* [What is required]:
Set down the entries exactly. No line may differ from its source.

┌──

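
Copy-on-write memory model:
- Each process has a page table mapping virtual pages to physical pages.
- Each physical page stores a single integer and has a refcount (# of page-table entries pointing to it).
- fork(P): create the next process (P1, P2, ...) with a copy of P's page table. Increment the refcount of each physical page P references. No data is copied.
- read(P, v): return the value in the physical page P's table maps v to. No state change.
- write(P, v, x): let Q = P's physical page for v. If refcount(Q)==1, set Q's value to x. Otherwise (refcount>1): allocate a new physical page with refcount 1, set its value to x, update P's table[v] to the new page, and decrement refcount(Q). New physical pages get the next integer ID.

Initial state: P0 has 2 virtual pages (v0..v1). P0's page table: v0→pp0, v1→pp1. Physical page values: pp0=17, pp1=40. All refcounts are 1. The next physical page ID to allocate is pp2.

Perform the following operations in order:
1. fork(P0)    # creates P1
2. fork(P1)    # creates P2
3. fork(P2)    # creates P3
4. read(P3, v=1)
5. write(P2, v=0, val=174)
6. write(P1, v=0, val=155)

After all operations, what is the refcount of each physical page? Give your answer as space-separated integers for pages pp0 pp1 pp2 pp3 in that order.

Op 1: fork(P0) -> P1. 2 ppages; refcounts: pp0:2 pp1:2
Op 2: fork(P1) -> P2. 2 ppages; refcounts: pp0:3 pp1:3
Op 3: fork(P2) -> P3. 2 ppages; refcounts: pp0:4 pp1:4
Op 4: read(P3, v1) -> 40. No state change.
Op 5: write(P2, v0, 174). refcount(pp0)=4>1 -> COPY to pp2. 3 ppages; refcounts: pp0:3 pp1:4 pp2:1
Op 6: write(P1, v0, 155). refcount(pp0)=3>1 -> COPY to pp3. 4 ppages; refcounts: pp0:2 pp1:4 pp2:1 pp3:1

Answer: 2 4 1 1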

└──

* [Result for this task]:
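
Copy-on-write memory model:
- Each process has a page table mapping virtual pages to physical pages.
- Each physical page stores a single integer and has a refcount (# of page-table entries pointing to it).
- fork(P): create the next process (P1, P2, ...) with a copy of P's page table. Increment the refcount of each physical page P references. No data is copied.
- read(P, v): return the value in the physical page P's table maps v to. No state change.
- write(P, v, x): let Q = P's physical page for v. If refcount(Q)==1, set Q's value to x. Otherwise (refcount>1): allocate a new physical page with refcount 1, set its value to x, update P's table[v] to the new page, and decrement refcount(Q). New physical pages get the next integer ID.

Initial state: P0 has 2 virtual pages (v0..v1). P0's page table: v0→pp0, v1→pp1. Physical page values: pp0=17, pp1=40. All refcounts are 1. The next physical page ID to allocate is pp2.

Perform the following operations in order:
1. fork(P0)    # creates P1
2. fork(P1)    # creates P2
3. fork(P2)    # creates P3
4. read(P3, v=1)
5. write(P2, v=0, val=174)
6. write(P1, v=0, val=155)

After all operations, what is the refcount of each physical page? Give your answer as space-separated integers for pages pp0 pp1 pp2 pp3 in that order.

Op 1: fork(P0) -> P1. 2 ppages; refcounts: pp0:2 pp1:2
Op 2: fork(P1) -> P2. 2 ppages; refcounts: pp0:3 pp1:3
Op 3: fork(P2) -> P3. 2 ppages; refcounts: pp0:4 pp1:4
Op 4: read(P3, v1) -> 40. No state change.
Op 5: write(P2, v0, 174). refcount(pp0)=4>1 -> COPY to pp2. 3 ppages; refcounts: pp0:3 pp1:4 pp2:1
Op 6: write(P1, v0, 155). refcount(pp0)=3>1 -> COPY to pp3. 4 ppages; refcounts: pp0:2 pp1:4 pp2:1 pp3:1

Answer: 2 4 1 1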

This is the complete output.